• [DATA SHOWN]:

[Start of Attachment]

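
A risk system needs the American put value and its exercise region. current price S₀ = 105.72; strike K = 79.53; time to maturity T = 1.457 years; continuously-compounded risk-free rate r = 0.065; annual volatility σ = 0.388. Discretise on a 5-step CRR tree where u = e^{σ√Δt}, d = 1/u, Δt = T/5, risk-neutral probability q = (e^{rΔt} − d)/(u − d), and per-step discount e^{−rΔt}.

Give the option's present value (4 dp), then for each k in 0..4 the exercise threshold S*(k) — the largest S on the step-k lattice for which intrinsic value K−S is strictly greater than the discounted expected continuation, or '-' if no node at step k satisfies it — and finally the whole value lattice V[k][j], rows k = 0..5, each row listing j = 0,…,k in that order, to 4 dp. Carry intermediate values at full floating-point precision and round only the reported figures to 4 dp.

Δt=0.29140, u=1.23300, d=0.81103, q=0.49314, disc=e^(-rΔt)=0.98124
k=5 terminal: V=max(K-S,0) → 42.4324 23.1311 0.0000 0.0000 0.0000 0.0000
k=4: j=0 S=45.7413 intr=33.7887 cont=32.2965 V=33.7887[EX]; j=1 S=69.5397 intr=9.9903 cont=11.5042 V=11.5042[hold]; j=2 S=105.7200 intr=0.0000 cont=0.0000 V=0.0000[hold]; j=3 S=160.7243 intr=0.0000 cont=0.0000 V=0.0000[hold]; j=4 S=244.3463 intr=0.0000 cont=0.0000 V=0.0000[hold]  S*(4)=45.7413
k=3: j=0 S=56.3989 intr=23.1311 cont=22.3714 V=23.1311[EX]; j=1 S=85.7423 intr=0.0000 cont=5.7215 V=5.7215[hold]; j=2 S=130.3525 intr=0.0000 cont=0.0000 V=0.0000[hold]; j=3 S=198.1726 intr=0.0000 cont=0.0000 V=0.0000[hold]  S*(3)=56.3989
k=2: j=0 S=69.5397 intr=9.9903 cont=14.2728 V=14.2728[hold]; j=1 S=105.7200 intr=0.0000 cont=2.8456 V=2.8456[hold]; j=2 S=160.7243 intr=0.0000 cont=0.0000 V=0.0000[hold]  S*(2)=-
k=1: j=0 S=85.7423 intr=0.0000 cont=8.4755 V=8.4755[hold]; j=1 S=130.3525 intr=0.0000 cont=1.4152 V=1.4152[hold]  S*(1)=-
k=0: j=0 S=105.7200 intr=0.0000 cont=4.9001 V=4.9001[hold]  S*(0)=-

price = 4.9001
boundary = - - - 56.3989 45.7413
tree:
4.9001
8.4755 1.4152
14.2728 2.8456 0.0000
23.1311 5.7215 0.0000 0.0000
33.7887 11.5042 0.0000 0.0000 0.0000
42.4324 23.1311 0.0000 0.0000 0.0000 0.0000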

[End of Attachment]

• [WORK REQUIRED]: Here you need to write out the listing above exactly, from its first line to its last.

• [OUTPUT FOR THIS EXERCISE]:
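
A risk system needs the American put value and its exercise region. current price S₀ = 105.72; strike K = 79.53; time to maturity T = 1.457 years; continuously-compounded risk-free rate r = 0.065; annual volatility σ = 0.388. Discretise on a 5-step CRR tree where u = e^{σ√Δt}, d = 1/u, Δt = T/5, risk-neutral probability q = (e^{rΔt} − d)/(u − d), and per-step discount e^{−rΔt}.

Give the option's present value (4 dp), then for each k in 0..4 the exercise threshold S*(k) — the largest S on the step-k lattice for which intrinsic value K−S is strictly greater than the discounted expected continuation, or '-' if no node at step k satisfies it — and finally the whole value lattice V[k][j], rows k = 0..5, each row listing j = 0,…,k in that order, to 4 dp. Carry intermediate values at full floating-point precision and round only the reported figures to 4 dp.

Δt=0.29140, u=1.23300, d=0.81103, q=0.49314, disc=e^(-rΔt)=0.98124
k=5 terminal: V=max(K-S,0) → 42.4324 23.1311 0.0000 0.0000 0.0000 0.0000
k=4: j=0 S=45.7413 intr=33.7887 cont=32.2965 V=33.7887[EX]; j=1 S=69.5397 intr=9.9903 cont=11.5042 V=11.5042[hold]; j=2 S=105.7200 intr=0.0000 cont=0.0000 V=0.0000[hold]; j=3 S=160.7243 intr=0.0000 cont=0.0000 V=0.0000[hold]; j=4 S=244.3463 intr=0.0000 cont=0.0000 V=0.0000[hold]  S*(4)=45.7413
k=3: j=0 S=56.3989 intr=23.1311 cont=22.3714 V=23.1311[EX]; j=1 S=85.7423 intr=0.0000 cont=5.7215 V=5.7215[hold]; j=2 S=130.3525 intr=0.0000 cont=0.0000 V=0.0000[hold]; j=3 S=198.1726 intr=0.0000 cont=0.0000 V=0.0000[hold]  S*(3)=56.3989
k=2: j=0 S=69.5397 intr=9.9903 cont=14.2728 V=14.2728[hold]; j=1 S=105.7200 intr=0.0000 cont=2.8456 V=2.8456[hold]; j=2 S=160.7243 intr=0.0000 cont=0.0000 V=0.0000[hold]  S*(2)=-
k=1: j=0 S=85.7423 intr=0.0000 cont=8.4755 V=8.4755[hold]; j=1 S=130.3525 intr=0.0000 cont=1.4152 V=1.4152[hold]  S*(1)=-
k=0: j=0 S=105.7200 intr=0.0000 cont=4.9001 V=4.9001[hold]  S*(0)=-

price = 4.9001
boundary = - - - 56.3989 45.7413
tree:
4.9001
8.4755 1.4152
14.2728 2.8456 0.0000
23.1311 5.7215 0.0000 0.0000
33.7887 11.5042 0.0000 0.0000 0.0000
42.4324 23.1311 0.0000 0.0000 0.0000 0.0000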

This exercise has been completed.